# About this exercise
Where the records below reach the line containing "email | 36 |", start transcribing, and end with the line containing "Absence rule: when", exactly and with nothing else added.

-- Input material follows --

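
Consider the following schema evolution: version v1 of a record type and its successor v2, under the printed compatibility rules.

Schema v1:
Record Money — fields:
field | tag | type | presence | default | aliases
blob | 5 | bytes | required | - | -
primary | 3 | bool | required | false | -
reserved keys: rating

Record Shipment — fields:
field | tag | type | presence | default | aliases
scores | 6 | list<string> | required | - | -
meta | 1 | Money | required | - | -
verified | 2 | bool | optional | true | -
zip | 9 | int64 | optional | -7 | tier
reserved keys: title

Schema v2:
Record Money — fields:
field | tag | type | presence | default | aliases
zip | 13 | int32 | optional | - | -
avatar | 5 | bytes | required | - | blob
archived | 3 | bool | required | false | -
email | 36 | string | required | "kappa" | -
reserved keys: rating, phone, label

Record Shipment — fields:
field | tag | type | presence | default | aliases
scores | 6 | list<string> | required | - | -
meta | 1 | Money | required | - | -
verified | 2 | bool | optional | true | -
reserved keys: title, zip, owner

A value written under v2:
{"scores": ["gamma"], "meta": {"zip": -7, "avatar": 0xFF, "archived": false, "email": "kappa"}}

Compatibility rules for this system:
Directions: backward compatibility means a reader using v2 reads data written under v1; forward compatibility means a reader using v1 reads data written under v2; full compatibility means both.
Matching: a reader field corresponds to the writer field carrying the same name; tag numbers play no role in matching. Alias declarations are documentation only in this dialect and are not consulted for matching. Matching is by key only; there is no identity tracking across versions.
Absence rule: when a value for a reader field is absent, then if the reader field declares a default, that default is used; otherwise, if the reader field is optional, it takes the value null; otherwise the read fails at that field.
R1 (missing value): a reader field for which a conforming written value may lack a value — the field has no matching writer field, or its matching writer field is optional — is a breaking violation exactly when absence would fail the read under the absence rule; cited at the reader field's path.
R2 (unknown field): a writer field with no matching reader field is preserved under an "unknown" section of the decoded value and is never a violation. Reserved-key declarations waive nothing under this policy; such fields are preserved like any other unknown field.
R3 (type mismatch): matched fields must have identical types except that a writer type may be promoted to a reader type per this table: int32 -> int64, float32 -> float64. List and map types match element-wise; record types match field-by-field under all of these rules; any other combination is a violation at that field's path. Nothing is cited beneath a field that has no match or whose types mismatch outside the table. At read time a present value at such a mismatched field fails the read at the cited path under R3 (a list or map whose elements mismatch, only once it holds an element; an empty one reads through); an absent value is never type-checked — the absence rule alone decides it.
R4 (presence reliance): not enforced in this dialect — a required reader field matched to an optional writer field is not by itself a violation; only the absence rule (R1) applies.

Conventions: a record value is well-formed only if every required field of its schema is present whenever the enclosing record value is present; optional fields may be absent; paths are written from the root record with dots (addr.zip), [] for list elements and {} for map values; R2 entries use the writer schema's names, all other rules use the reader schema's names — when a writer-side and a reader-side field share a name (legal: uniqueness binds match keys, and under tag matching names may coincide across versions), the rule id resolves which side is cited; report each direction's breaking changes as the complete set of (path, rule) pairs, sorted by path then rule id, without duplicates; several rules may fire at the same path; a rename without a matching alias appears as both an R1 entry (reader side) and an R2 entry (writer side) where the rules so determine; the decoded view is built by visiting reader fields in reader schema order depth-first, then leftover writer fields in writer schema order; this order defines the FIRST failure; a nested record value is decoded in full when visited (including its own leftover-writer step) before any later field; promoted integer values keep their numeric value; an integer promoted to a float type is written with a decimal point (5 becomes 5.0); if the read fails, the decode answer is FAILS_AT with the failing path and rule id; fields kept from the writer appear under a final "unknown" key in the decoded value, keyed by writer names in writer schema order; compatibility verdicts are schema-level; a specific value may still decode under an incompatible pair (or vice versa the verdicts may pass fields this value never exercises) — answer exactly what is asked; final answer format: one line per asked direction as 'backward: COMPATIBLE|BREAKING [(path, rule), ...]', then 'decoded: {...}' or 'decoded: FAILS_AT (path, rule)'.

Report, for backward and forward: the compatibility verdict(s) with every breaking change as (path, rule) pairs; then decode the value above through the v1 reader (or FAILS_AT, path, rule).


backward: BREAKING [(meta.avatar, R1)]; forward: BREAKING [(meta.blob, R1)]; decoded: FAILS_AT (meta.blob, R1)

in Shipment below, arrows point writer -> reader
backward pass over Shipment, reader schema v2, writer schema v1:
  writer required, list<string> -> list<string>: reader scores maps from writer scores
  writer required, Money -> Money: reader meta maps from writer meta
  writer optional, bool -> bool: reader verified maps from writer verified
  leftover writer field: zip
  no writer field matches reader meta.zip
  no writer field matches reader meta.avatar
  no writer field matches reader meta.archived
  no writer field matches reader meta.email
  leftover writer field: meta.blob
  leftover writer field: meta.primary
  rule R1 violated at meta.avatar
  => backward verdict for Shipment: BREAKING, 1 violation(s)
forward pass over Shipment, reader schema v1, writer schema v2:
  writer required, list<string> -> list<string>: reader scores maps from writer scores
  writer required, Money -> Money: reader meta maps from writer meta
  writer optional, bool -> bool: reader verified maps from writer verified
  no writer field matches reader zip
  no writer field matches reader meta.blob
  no writer field matches reader meta.primary
  leftover writer field: meta.zip
  leftover writer field: meta.avatar
  leftover writer field: meta.archived
  leftover writer field: meta.email
  rule R1 violated at meta.blob
  => forward verdict for Shipment: BREAKING, 1 violation(s)
decode (reader v1):
  scores := ["gamma"]
  read fails at meta.blob under R1 (no fill)
  => FAILS_AT (meta.blob, R1)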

-- Input material concluded --

# Task answer
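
email | 36 | string | required | "kappa" | -
reserved keys: rating, phone, label

Record Shipment — fields:
field | tag | type | presence | default | aliases
scores | 6 | list<string> | required | - | -
meta | 1 | Money | required | - | -
verified | 2 | bool | optional | true | -
reserved keys: title, zip, owner

A value written under v2:
{"scores": ["gamma"], "meta": {"zip": -7, "avatar": 0xFF, "archived": false, "email": "kappa"}}

Compatibility rules for this system:
Directions: backward compatibility means a reader using v2 reads data written under v1; forward compatibility means a reader using v1 reads data written under v2; full compatibility means both.
Matching: a reader field corresponds to the writer field carrying the same name; tag numbers play no role in matching. Alias declarations are documentation only in this dialect and are not consulted for matching. Matching is by key only; there is no identity tracking across versions.
Absence rule: when a value for a reader field is absent, then if the reader field declares a default, that default is used; otherwise, if the reader field is optional, it takes the value null; otherwise the read fails at that field.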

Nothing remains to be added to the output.